- **PROBLEM STATEMENT**:
Taking the line that contains "What interval is Gb2 up to Gb3?" as the starting point, give again exactly every line up to and including the last line of the records below.

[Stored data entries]
= Beginning of Section =
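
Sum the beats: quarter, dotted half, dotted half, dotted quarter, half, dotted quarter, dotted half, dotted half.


Let's work it out.
Beat values:
  quarter = 1 beat
  dotted half = 3 beats
  dotted half = 3 beats
  dotted quarter = 1.5 beats
  half = 2 beats
  dotted quarter = 1.5 beats
  dotted half = 3 beats
  dotted half = 3 beats
Sum = 1 + 3 + 3 + 1.5 + 2 + 1.5 + 3 + 3
= 18 beats


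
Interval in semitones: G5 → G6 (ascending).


Absolute semitone position = octave×12 + chromatic position
G5: 5×12 + 7 = 67
G6: 6×12 + 7 = 79
Difference = 79 - 67 = 12
= 12 semitones


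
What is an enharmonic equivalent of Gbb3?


Working:
Enharmonic notes sound the same pitch but are spelled with different letter names
Gbb and F name the same pitch class
= F3


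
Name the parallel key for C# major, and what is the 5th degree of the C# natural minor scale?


Step by step:
Parallel keys share the same tonic but differ in mode
C# major → parallel is C# minor
C# natural minor scale: C# D# E F# G# A B
= C# minor; 5th degree = G#


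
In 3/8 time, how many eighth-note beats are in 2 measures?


Time signature 3/8: the bottom number 8 means the eighth note gets one count
The top number 3 means 3 eighth-note beats per measure
Total = 3 × 2 measures
= 6 eighth-note beats


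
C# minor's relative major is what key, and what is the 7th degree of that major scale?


Solution.
The relative major shares the key signature and is a minor 3rd above the minor tonic
A minor 3rd above C# is E
→ relative major of C# minor is E major
E major scale: E F# G# A B C# D#
= E major; 7th degree = D#


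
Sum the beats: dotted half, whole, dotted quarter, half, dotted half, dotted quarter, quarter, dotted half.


Beat values:
  dotted half = 3 beats
  whole = 4 beats
  dotted quarter = 1.5 beats
  half = 2 beats
  dotted half = 3 beats
  dotted quarter = 1.5 beats
  quarter = 1 beat
  dotted half = 3 beats
Sum = 3 + 4 + 1.5 + 2 + 3 + 1.5 + 1 + 3
= 19 beats


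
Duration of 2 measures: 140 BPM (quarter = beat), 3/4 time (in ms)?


Step by step:
Quarter-note beat duration = 60000 / 140 ms
Beats per measure (3/4) = 3
One measure = 3 × 60000 / 140 = 180000 / 140 ms
2 measures = 2 × 180000 / 140 = 360000 / 140
= 2571.4 ms


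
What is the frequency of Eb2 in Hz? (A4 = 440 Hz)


Step by step:
f = 440 × 2^(n/12) where n = semitones from A4
Eb2: -30 semitones from A4
f = 440 × 2^(-30/12)
f = 77.78 Hz


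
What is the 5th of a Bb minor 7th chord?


Minor 7th chord = root + minor 3rd + perfect 5th + minor 7th
Seventh chords stack in thirds, so the letter names are B-D-F-A
Root: Bb
Minor 3rd above Bb: Db
Perfect 5th above Bb: F
Minor 7th above Bb: Ab
The 5th = F


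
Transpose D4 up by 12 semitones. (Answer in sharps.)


D4: chromatic position 2 in octave 4 → absolute = 4×12 + 2 = 50
Transpose up 12: 50 + 12 = 62
62 = 5×12 + 2 → D in octave 5
Result = D5


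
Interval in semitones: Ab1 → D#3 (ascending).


Absolute semitone position = octave×12 + chromatic position
Ab1: 1×12 + 8 = 20
D#3: 3×12 + 3 = 39
Difference = 39 - 20 = 19
= 19 semitones


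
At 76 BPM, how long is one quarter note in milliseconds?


Working:
One quarter-note beat = 60000 / BPM = 60000 / 76 ms
Duration = 60000 / 76
= 789.5 ms


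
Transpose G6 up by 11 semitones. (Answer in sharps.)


Solution.
G6: chromatic position 7 in octave 6 → absolute = 6×12 + 7 = 79
Transpose up 11: 79 + 11 = 90
90 = 7×12 + 6 → F# in octave 7
Result = F#7


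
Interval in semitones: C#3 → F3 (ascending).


Reasoning:
Absolute semitone position = octave×12 + chromatic position
C#3: 3×12 + 1 = 37
F3: 3×12 + 5 = 41
Difference = 41 - 37 = 4
= 4 semitones


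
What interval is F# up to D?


Let's work it out.
Letter names: F → D spans 6 letter names → a 6th
Semitones: F# → D = 8 half-steps
A 6th of 8 semitones is a minor 6th
= minor 6th


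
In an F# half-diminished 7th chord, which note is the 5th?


Reasoning:
Half-diminished 7th chord = root + minor 3rd + diminished 5th + minor 7th
Seventh chords stack in thirds, so the letter names are F-A-C-E
Root: F#
Minor 3rd above F#: A
Diminished 5th above F#: C
Minor 7th above F#: E
The 5th = C


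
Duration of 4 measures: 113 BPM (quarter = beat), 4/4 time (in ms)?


Working:
Quarter-note beat duration = 60000 / 113 ms
Beats per measure (4/4) = 4
One measure = 4 × 60000 / 113 = 240000 / 113 ms
4 measures = 4 × 240000 / 113 = 960000 / 113
= 8495.6 ms


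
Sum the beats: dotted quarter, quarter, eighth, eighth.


Beat values:
  dotted quarter = 1.5 beats
  quarter = 1 beat
  eighth = 0.5 beats
  eighth = 0.5 beats
Sum = 1.5 + 1 + 0.5 + 0.5
= 3.5 beats


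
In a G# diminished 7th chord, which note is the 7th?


Let's work it out.
Diminished 7th chord = root + minor 3rd + diminished 5th + diminished 7th
Seventh chords stack in thirds, so the letter names are G-B-D-F
Root: G#
Minor 3rd above G#: B
Diminished 5th above G#: D
Diminished 7th above G#: F
The 7th = F


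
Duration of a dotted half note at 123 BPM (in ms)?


Reasoning:
One quarter-note beat = 60000 / BPM = 60000 / 123 ms
Dotted half note = 3 × quarter note
Duration = 3 × 60000 / 123 = 180000 / 123
= 1463.4 ms


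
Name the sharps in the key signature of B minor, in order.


Sharp minor keys follow the circle of fifths: A(0), E(1), B(2), F#(3), C#(4), G#(5), D#(6), A#(7)
B minor has 2 sharps
Order of sharps: F# C# G# D# A# E# B# → first 2: F#, C#
= F#, C#


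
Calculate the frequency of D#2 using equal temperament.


f = 440 × 2^(n/12) where n = semitones from A4
D#2: -30 semitones from A4
f = 440 × 2^(-30/12)
f = 77.78 Hz


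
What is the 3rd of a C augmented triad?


Reasoning:
Augmented triad = root + major 3rd (4 semitones) + augmented 5th (8 semitones)
A triad on C stacks thirds, so the chord tones use letter names C-E-G
Root: C
Major 3rd above C: E
Augmented 5th above C: G#
The 3rd = E


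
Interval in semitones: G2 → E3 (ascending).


Working:
Absolute semitone position = octave×12 + chromatic position
G2: 2×12 + 7 = 31
E3: 3×12 + 4 = 40
Difference = 40 - 31 = 9
= 9 semitones


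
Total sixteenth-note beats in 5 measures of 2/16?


Working:
Time signature 2/16: the bottom number 16 means the sixteenth note gets one count
The top number 2 means 2 sixteenth-note beats per measure
Total = 2 × 5 measures
= 10 sixteenth-note beats


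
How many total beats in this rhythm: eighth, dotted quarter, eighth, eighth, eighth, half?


Beat values:
  eighth = 0.5 beats
  dotted quarter = 1.5 beats
  eighth = 0.5 beats
  eighth = 0.5 beats
  eighth = 0.5 beats
  half = 2 beats
Sum = 0.5 + 1.5 + 0.5 + 0.5 + 0.5 + 2
= 5.5 beats


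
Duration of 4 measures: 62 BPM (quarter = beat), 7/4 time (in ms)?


Working:
Quarter-note beat duration = 60000 / 62 ms
Beats per measure (7/4) = 7
One measure = 7 × 60000 / 62 = 420000 / 62 ms
4 measures = 4 × 420000 / 62 = 1680000 / 62
= 27096.8 ms


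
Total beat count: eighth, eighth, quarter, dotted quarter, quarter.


Beat values:
  eighth = 0.5 beats
  eighth = 0.5 beats
  quarter = 1 beat
  dotted quarter = 1.5 beats
  quarter = 1 beat
Sum = 0.5 + 0.5 + 1 + 1.5 + 1
= 4.5 beats


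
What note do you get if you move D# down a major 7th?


Working:
major 7th: 7 letter names, 11 semitones
Letter: D - 6 → E
Pitch: D# - 11 semitones, spelled as an E → E
= E


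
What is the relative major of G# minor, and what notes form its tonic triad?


Reasoning:
The relative major shares the key signature and is a minor 3rd above the minor tonic
A minor 3rd above G# is B
→ relative major of G# minor is B major
Tonic triad of B major = root + major 3rd + perfect 5th = B D# F#
= B major; triad = B D# F#


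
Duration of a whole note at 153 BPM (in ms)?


Solution.
One quarter-note beat = 60000 / BPM = 60000 / 153 ms
Whole note = 4 × quarter note
Duration = 4 × 60000 / 153 = 240000 / 153
= 1568.6 ms


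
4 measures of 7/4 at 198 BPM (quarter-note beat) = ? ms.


Solution.
Quarter-note beat duration = 60000 / 198 ms
Beats per measure (7/4) = 7
One measure = 7 × 60000 / 198 = 420000 / 198 ms
4 measures = 4 × 420000 / 198 = 1680000 / 198
= 8484.8 ms


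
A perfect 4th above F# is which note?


Solution.
A 4th spans 4 letter names, so from F we land on B
A perfect 4th = 5 semitones above F#
Spell B at that pitch: B
= B


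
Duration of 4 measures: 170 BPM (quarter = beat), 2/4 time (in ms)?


Working:
Quarter-note beat duration = 60000 / 170 ms
Beats per measure (2/4) = 2
One measure = 2 × 60000 / 170 = 120000 / 170 ms
4 measures = 4 × 120000 / 170 = 480000 / 170
= 2823.5 ms


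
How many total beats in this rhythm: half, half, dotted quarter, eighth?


Beat values:
  half = 2 beats
  half = 2 beats
  dotted quarter = 1.5 beats
  eighth = 0.5 beats
Sum = 2 + 2 + 1.5 + 0.5
= 6 beats


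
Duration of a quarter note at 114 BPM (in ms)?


Working:
One quarter-note beat = 60000 / BPM = 60000 / 114 ms
Duration = 60000 / 114
= 526.3 ms


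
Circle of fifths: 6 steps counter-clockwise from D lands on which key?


Reasoning:
Each counter-clockwise step moves down a perfect 5th (= up a perfect 4th)
From D: D → G → C → F → Bb → Eb → Ab
= Ab


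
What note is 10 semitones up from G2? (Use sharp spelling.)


G2: chromatic position 7 in octave 2 → absolute = 2×12 + 7 = 31
Transpose up 10: 31 + 10 = 41
41 = 3×12 + 5 → F in octave 3
Result = F3


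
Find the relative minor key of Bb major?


The relative minor shares the major's key signature and starts on its 6th degree
6th degree = a major 6th above the tonic; a major 6th above Bb is G
→ relative minor of Bb major is G minor
= G minor


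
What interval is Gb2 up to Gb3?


Solution.
Letter names: G → G spans 8 letter names → an octave
Semitones: Gb2 → Gb3 = 12 half-steps
An octave of 12 semitones is a perfect octave
= perfect octave


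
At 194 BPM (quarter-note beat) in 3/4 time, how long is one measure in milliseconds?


Solution.
Quarter-note beat duration = 60000 / 194 ms
Beats per measure (3/4) = 3
One measure = 3 × 60000 / 194 = 180000 / 194 ms
= 927.8 ms


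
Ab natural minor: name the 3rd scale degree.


Reasoning:
Natural minor scale pattern: W-H-W-W-H-W-W (2-1-2-2-1-2-2 semitones)
Starting from Ab:
  Ab + 2 semitones → Bb
  Bb + 1 semitone → Cb
  Cb + 2 semitones → Db
  Db + 2 semitones → Eb
  Eb + 1 semitone → Fb
  Fb + 2 semitones → Gb
  Gb + 2 semitones → Ab
Scale: Ab Bb Cb Db Eb Fb Gb
Degree 3 = Cb


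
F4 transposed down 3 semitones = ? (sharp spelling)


Let's work it out.
F4: chromatic position 5 in octave 4 → absolute = 4×12 + 5 = 53
Transpose down 3: 53 - 3 = 50
50 = 4×12 + 2 → D in octave 4
Result = D4


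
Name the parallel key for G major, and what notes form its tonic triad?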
= End of Section =
- **SOLVED EXERCISE**:
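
What interval is Gb2 up to Gb3?


Solution.
Letter names: G → G spans 8 letter names → an octave
Semitones: Gb2 → Gb3 = 12 half-steps
An octave of 12 semitones is a perfect octave
= perfect octave


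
At 194 BPM (quarter-note beat) in 3/4 time, how long is one measure in milliseconds?


Solution.
Quarter-note beat duration = 60000 / 194 ms
Beats per measure (3/4) = 3
One measure = 3 × 60000 / 194 = 180000 / 194 ms
= 927.8 ms


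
Ab natural minor: name the 3rd scale degree.


Reasoning:
Natural minor scale pattern: W-H-W-W-H-W-W (2-1-2-2-1-2-2 semitones)
Starting from Ab:
  Ab + 2 semitones → Bb
  Bb + 1 semitone → Cb
  Cb + 2 semitones → Db
  Db + 2 semitones → Eb
  Eb + 1 semitone → Fb
  Fb + 2 semitones → Gb
  Gb + 2 semitones → Ab
Scale: Ab Bb Cb Db Eb Fb Gb
Degree 3 = Cb


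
F4 transposed down 3 semitones = ? (sharp spelling)


Let's work it out.
F4: chromatic position 5 in octave 4 → absolute = 4×12 + 5 = 53
Transpose down 3: 53 - 3 = 50
50 = 4×12 + 2 → D in octave 4
Result = D4


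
Name the parallel key for G major, and what notes form its tonic triad?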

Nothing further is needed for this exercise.